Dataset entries
——
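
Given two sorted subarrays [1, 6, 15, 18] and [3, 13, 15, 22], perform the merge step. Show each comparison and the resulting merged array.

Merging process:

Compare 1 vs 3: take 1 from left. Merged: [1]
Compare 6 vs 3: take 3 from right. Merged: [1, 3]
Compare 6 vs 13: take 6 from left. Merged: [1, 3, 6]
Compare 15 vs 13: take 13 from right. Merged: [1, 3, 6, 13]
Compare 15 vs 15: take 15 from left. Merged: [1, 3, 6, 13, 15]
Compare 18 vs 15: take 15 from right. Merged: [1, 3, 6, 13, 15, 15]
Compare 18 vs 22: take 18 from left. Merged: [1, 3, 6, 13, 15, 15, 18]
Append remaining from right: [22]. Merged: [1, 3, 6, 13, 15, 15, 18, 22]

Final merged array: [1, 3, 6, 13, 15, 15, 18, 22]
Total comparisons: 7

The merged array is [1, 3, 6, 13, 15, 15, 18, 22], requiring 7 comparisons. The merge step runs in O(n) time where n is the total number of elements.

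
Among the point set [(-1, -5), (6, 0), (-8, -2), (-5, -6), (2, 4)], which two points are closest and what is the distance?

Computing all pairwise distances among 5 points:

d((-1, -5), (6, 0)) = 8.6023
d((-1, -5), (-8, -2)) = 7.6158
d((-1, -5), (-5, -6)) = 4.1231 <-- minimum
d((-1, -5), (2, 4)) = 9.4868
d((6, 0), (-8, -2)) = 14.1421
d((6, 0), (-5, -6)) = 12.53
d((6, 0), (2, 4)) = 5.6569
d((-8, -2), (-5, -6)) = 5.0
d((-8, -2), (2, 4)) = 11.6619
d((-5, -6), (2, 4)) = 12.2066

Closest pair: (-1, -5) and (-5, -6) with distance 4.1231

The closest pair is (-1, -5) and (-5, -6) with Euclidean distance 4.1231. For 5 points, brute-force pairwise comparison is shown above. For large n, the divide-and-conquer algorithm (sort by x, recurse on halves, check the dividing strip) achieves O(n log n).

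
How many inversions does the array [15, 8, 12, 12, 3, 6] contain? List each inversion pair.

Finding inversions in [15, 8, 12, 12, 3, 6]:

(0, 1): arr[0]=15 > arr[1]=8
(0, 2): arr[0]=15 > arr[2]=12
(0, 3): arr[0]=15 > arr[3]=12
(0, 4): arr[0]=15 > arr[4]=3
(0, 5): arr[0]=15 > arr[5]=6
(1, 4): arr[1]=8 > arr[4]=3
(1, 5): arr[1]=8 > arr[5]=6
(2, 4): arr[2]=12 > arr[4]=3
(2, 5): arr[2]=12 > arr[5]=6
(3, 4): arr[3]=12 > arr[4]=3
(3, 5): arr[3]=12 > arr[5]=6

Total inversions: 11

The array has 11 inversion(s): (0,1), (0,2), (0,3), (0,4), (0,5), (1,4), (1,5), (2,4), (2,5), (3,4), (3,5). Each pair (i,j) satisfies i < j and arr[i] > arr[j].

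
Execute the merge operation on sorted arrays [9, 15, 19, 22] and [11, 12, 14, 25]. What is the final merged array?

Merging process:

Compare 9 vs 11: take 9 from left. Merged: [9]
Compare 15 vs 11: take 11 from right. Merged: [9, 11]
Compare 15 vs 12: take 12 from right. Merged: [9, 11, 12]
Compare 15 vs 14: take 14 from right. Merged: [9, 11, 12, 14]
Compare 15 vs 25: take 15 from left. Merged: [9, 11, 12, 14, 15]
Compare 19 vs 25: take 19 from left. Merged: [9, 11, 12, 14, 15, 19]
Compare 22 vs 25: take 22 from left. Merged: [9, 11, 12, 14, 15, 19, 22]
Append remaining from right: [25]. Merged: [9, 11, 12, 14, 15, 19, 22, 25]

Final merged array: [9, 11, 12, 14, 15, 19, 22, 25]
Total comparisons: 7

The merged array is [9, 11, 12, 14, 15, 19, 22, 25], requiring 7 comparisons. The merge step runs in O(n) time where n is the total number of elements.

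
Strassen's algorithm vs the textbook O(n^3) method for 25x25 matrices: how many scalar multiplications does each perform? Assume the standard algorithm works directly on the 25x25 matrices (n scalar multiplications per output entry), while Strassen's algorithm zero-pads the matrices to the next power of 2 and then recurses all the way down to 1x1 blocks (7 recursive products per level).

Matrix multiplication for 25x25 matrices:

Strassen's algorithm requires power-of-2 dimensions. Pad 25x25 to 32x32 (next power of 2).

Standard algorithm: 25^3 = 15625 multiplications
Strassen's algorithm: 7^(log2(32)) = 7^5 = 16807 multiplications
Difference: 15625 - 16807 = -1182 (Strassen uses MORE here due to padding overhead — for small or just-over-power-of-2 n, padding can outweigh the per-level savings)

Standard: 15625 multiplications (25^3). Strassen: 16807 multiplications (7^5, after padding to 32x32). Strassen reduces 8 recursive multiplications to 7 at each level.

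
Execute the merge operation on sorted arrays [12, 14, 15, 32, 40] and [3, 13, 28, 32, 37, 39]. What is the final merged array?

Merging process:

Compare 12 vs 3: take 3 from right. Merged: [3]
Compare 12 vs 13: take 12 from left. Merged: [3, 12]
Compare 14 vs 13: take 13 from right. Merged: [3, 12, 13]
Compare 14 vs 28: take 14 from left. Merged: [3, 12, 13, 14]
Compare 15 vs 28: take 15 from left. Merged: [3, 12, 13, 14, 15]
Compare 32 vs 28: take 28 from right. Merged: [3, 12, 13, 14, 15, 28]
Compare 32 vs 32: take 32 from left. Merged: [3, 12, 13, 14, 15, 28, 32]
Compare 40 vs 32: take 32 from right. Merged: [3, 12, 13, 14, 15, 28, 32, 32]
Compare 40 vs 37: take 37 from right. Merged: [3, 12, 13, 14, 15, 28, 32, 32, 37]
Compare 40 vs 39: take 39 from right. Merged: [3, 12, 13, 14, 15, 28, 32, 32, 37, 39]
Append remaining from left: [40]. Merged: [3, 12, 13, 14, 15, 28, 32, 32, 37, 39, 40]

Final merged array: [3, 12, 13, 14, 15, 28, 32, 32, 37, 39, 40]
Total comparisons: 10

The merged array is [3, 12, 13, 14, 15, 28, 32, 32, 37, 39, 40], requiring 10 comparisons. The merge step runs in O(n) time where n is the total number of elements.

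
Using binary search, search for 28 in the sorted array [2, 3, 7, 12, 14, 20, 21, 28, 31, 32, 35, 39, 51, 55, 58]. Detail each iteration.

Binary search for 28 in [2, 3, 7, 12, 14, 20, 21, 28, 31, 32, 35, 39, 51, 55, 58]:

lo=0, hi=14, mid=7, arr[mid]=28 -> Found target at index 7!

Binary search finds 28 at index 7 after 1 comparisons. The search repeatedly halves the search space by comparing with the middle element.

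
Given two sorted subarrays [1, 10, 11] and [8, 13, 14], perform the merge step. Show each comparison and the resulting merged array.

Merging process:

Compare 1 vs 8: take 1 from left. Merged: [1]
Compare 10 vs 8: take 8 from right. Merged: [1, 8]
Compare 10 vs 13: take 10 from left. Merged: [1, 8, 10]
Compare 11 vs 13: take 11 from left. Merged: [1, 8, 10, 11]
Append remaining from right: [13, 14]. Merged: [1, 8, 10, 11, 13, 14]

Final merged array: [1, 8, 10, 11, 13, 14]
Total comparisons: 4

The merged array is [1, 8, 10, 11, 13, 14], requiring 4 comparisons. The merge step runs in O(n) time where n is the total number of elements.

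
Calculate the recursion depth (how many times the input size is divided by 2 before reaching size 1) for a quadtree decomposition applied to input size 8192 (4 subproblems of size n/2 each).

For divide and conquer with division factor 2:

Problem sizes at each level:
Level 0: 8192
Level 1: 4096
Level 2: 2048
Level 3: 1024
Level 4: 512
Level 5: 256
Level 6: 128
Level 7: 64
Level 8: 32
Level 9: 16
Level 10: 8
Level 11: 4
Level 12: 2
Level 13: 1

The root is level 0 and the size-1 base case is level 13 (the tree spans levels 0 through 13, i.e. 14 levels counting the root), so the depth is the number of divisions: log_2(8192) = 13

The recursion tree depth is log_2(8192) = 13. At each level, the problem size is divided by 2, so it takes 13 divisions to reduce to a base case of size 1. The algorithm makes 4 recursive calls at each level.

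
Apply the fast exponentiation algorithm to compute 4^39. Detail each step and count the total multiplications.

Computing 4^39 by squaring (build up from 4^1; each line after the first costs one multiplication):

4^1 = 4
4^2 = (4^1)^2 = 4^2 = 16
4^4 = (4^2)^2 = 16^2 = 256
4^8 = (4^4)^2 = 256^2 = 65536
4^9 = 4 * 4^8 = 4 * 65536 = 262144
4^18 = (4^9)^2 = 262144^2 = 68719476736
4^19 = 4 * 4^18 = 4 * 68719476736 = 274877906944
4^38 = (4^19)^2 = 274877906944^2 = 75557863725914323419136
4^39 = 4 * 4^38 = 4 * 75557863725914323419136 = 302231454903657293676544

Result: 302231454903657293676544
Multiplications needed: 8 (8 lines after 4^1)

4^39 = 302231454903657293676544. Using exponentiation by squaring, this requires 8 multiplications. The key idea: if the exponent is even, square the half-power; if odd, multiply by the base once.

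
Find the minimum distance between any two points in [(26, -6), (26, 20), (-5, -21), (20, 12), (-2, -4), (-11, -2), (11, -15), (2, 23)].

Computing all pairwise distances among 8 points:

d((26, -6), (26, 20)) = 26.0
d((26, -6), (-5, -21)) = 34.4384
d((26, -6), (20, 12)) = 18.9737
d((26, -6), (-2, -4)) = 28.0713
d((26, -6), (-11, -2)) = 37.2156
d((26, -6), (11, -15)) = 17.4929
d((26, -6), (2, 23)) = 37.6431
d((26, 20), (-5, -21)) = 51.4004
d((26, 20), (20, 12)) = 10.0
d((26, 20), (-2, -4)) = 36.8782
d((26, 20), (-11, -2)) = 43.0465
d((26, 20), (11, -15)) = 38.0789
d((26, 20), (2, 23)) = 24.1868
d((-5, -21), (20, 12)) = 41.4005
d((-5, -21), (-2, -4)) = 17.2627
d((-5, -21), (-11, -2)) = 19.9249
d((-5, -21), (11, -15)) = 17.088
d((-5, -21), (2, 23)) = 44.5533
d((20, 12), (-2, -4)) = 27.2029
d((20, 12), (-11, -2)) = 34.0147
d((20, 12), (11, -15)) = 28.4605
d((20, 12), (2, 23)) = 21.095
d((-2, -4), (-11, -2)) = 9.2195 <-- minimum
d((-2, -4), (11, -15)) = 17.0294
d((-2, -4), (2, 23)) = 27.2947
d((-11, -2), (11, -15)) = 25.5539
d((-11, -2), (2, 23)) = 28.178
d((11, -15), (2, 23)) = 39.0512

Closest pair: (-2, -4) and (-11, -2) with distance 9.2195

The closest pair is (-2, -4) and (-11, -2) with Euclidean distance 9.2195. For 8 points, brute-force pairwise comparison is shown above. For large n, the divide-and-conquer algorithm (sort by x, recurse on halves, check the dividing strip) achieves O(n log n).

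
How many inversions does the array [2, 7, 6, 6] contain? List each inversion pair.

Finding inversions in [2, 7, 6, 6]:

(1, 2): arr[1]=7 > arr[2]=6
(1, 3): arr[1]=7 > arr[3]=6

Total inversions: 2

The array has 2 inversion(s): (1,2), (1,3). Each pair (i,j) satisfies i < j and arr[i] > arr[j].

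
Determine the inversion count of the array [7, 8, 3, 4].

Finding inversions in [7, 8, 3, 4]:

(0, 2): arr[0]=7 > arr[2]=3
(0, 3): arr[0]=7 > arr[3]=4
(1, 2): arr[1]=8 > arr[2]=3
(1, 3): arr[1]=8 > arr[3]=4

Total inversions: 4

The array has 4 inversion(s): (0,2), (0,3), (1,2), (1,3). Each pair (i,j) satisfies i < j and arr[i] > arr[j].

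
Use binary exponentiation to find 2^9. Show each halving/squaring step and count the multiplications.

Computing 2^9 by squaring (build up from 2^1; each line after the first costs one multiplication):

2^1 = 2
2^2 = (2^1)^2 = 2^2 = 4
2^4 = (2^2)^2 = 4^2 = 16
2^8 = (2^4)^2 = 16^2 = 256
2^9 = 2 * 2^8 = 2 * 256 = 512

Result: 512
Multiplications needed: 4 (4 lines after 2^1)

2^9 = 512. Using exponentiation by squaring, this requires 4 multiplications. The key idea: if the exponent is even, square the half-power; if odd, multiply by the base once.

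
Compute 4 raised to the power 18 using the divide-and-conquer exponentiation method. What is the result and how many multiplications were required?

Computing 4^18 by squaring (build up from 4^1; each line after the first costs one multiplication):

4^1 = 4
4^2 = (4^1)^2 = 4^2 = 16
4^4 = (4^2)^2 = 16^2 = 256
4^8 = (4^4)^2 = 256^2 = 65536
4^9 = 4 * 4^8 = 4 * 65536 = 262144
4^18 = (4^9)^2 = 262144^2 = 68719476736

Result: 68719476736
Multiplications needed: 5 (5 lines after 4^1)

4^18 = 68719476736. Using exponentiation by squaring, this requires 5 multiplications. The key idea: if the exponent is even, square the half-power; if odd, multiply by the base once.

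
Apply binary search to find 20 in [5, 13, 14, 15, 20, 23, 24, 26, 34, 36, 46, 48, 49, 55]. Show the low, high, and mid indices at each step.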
——
## TASK TO COMPLETE
Could you give again exactly the lines from the line containing "Determine the inversion" through the final line of the data above, and no others?

## RESPONSE FOR THIS EXERCISE
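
Determine the inversion count of the array [7, 8, 3, 4].

Finding inversions in [7, 8, 3, 4]:

(0, 2): arr[0]=7 > arr[2]=3
(0, 3): arr[0]=7 > arr[3]=4
(1, 2): arr[1]=8 > arr[2]=3
(1, 3): arr[1]=8 > arr[3]=4

Total inversions: 4

The array has 4 inversion(s): (0,2), (0,3), (1,2), (1,3). Each pair (i,j) satisfies i < j and arr[i] > arr[j].

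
Use binary exponentiation to find 2^9. Show each halving/squaring step and count the multiplications.

Computing 2^9 by squaring (build up from 2^1; each line after the first costs one multiplication):

2^1 = 2
2^2 = (2^1)^2 = 2^2 = 4
2^4 = (2^2)^2 = 4^2 = 16
2^8 = (2^4)^2 = 16^2 = 256
2^9 = 2 * 2^8 = 2 * 256 = 512

Result: 512
Multiplications needed: 4 (4 lines after 2^1)

2^9 = 512. Using exponentiation by squaring, this requires 4 multiplications. The key idea: if the exponent is even, square the half-power; if odd, multiply by the base once.

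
Compute 4 raised to the power 18 using the divide-and-conquer exponentiation method. What is the result and how many multiplications were required?

Computing 4^18 by squaring (build up from 4^1; each line after the first costs one multiplication):

4^1 = 4
4^2 = (4^1)^2 = 4^2 = 16
4^4 = (4^2)^2 = 16^2 = 256
4^8 = (4^4)^2 = 256^2 = 65536
4^9 = 4 * 4^8 = 4 * 65536 = 262144
4^18 = (4^9)^2 = 262144^2 = 68719476736

Result: 68719476736
Multiplications needed: 5 (5 lines after 4^1)

4^18 = 68719476736. Using exponentiation by squaring, this requires 5 multiplications. The key idea: if the exponent is even, square the half-power; if odd, multiply by the base once.

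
Apply binary search to find 20 in [5, 13, 14, 15, 20, 23, 24, 26, 34, 36, 46, 48, 49, 55]. Show the low, high, and mid indices at each step.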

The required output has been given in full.